Your instructions:
Please retype the material beneath this task exactly, starting with its first line and finishing with the line containing "step 3: drop(b4,rmC,left)".

### Data extract ###

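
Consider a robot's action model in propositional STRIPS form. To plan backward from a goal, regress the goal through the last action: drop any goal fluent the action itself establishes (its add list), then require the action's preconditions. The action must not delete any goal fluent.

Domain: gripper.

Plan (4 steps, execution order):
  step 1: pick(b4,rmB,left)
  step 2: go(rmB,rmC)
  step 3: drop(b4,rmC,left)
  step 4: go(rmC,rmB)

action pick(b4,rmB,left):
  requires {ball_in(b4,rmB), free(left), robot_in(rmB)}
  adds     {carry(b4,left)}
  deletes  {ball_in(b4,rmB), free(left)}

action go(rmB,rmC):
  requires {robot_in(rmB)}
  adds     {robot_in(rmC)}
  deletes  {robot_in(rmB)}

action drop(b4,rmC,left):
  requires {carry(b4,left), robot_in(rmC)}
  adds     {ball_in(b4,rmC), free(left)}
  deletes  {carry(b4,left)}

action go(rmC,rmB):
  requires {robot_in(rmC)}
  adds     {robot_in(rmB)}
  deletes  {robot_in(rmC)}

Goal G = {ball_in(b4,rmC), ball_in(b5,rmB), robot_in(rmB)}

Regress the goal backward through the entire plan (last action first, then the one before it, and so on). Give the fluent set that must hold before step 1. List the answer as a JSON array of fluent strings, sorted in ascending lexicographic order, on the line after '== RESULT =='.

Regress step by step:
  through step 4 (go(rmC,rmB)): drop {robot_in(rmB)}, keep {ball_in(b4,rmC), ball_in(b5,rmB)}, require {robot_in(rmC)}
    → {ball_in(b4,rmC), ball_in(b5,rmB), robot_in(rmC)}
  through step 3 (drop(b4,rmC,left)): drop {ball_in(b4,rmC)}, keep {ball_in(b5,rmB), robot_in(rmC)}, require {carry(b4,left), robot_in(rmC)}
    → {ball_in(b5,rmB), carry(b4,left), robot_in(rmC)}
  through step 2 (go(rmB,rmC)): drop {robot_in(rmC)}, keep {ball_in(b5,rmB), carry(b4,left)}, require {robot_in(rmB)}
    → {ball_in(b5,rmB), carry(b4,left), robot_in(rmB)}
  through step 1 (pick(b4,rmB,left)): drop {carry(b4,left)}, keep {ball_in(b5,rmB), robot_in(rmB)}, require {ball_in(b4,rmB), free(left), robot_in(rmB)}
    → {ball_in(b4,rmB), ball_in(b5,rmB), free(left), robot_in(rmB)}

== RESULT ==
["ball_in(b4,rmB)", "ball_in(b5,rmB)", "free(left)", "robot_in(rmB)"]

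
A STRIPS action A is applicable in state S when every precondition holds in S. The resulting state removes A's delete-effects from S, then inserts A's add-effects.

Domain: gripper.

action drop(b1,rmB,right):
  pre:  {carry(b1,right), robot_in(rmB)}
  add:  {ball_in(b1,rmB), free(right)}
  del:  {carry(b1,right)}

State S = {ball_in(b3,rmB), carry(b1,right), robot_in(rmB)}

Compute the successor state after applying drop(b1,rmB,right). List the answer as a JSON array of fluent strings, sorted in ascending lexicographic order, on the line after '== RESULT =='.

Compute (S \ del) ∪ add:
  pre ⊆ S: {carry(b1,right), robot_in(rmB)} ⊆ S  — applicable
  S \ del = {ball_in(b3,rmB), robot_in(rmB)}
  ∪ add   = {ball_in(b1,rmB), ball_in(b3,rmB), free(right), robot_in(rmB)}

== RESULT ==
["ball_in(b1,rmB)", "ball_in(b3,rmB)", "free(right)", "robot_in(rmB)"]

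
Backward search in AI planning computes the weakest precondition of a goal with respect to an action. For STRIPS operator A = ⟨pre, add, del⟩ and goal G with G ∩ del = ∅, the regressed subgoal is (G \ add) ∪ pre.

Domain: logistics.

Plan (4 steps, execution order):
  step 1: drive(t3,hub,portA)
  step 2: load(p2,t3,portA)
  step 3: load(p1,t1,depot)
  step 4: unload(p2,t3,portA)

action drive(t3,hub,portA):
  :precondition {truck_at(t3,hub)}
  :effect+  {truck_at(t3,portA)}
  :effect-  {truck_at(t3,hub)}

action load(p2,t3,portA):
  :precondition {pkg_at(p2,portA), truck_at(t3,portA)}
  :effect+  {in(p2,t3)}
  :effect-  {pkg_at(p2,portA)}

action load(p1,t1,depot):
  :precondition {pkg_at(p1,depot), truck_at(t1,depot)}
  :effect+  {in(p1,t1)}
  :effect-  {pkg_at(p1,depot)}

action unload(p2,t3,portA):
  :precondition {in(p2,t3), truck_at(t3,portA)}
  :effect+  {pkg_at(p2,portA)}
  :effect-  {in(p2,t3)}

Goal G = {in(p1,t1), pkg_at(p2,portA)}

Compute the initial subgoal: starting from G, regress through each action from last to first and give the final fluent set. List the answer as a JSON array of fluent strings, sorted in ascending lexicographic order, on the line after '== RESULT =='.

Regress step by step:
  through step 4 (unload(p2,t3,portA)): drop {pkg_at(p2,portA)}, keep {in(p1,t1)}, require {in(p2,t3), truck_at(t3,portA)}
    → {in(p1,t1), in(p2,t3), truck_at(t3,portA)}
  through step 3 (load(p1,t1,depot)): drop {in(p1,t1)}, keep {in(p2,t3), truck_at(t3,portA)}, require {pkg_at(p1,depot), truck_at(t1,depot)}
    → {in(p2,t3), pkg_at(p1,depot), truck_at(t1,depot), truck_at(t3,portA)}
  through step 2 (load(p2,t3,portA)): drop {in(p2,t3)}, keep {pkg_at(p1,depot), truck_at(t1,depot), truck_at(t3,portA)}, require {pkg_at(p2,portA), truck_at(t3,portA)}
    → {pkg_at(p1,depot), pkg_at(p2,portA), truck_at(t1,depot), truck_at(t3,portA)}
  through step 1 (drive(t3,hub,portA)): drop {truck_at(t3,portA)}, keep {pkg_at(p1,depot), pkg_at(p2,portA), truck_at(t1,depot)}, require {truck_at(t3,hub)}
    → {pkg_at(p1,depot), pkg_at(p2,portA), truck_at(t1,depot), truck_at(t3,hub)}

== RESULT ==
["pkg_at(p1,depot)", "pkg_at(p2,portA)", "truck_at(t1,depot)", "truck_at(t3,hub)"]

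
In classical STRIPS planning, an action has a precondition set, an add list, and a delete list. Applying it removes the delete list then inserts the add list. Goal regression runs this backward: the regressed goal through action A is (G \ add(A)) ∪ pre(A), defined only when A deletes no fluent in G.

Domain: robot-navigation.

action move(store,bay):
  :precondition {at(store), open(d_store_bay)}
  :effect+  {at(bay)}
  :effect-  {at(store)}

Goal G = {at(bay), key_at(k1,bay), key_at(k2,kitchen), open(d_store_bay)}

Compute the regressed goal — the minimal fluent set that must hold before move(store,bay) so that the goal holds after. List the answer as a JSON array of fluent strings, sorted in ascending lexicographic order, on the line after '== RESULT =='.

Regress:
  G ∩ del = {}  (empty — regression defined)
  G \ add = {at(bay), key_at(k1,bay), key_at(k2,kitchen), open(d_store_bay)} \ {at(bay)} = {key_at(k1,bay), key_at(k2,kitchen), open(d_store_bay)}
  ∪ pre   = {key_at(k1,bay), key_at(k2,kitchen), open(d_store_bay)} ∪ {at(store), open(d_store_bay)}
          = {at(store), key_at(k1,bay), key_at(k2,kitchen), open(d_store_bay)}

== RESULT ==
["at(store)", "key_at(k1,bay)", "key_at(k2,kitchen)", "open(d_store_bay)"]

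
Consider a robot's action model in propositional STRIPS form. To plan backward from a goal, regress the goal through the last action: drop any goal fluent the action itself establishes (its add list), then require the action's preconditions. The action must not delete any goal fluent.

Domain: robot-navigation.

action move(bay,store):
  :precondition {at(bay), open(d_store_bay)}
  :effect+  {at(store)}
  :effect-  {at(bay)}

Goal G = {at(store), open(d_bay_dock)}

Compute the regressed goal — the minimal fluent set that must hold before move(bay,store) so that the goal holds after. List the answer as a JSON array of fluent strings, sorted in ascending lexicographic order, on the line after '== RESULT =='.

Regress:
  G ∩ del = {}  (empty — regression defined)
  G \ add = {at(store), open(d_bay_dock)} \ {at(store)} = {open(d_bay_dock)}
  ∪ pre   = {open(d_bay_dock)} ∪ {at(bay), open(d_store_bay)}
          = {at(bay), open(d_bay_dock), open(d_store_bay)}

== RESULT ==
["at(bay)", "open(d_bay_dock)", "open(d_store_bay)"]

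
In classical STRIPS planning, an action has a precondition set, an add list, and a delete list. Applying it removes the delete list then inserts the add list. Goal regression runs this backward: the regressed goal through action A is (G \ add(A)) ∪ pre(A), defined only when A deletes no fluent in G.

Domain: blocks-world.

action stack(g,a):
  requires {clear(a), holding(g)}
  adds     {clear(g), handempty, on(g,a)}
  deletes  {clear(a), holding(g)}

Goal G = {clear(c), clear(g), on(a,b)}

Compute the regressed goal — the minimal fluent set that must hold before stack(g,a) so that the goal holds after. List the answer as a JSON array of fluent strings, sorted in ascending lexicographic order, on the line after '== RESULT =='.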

###

Response box:
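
Consider a robot's action model in propositional STRIPS form. To plan backward from a goal, regress the goal through the last action: drop any goal fluent the action itself establishes (its add list), then require the action's preconditions. The action must not delete any goal fluent.

Domain: gripper.

Plan (4 steps, execution order):
  step 1: pick(b4,rmB,left)
  step 2: go(rmB,rmC)
  step 3: drop(b4,rmC,left)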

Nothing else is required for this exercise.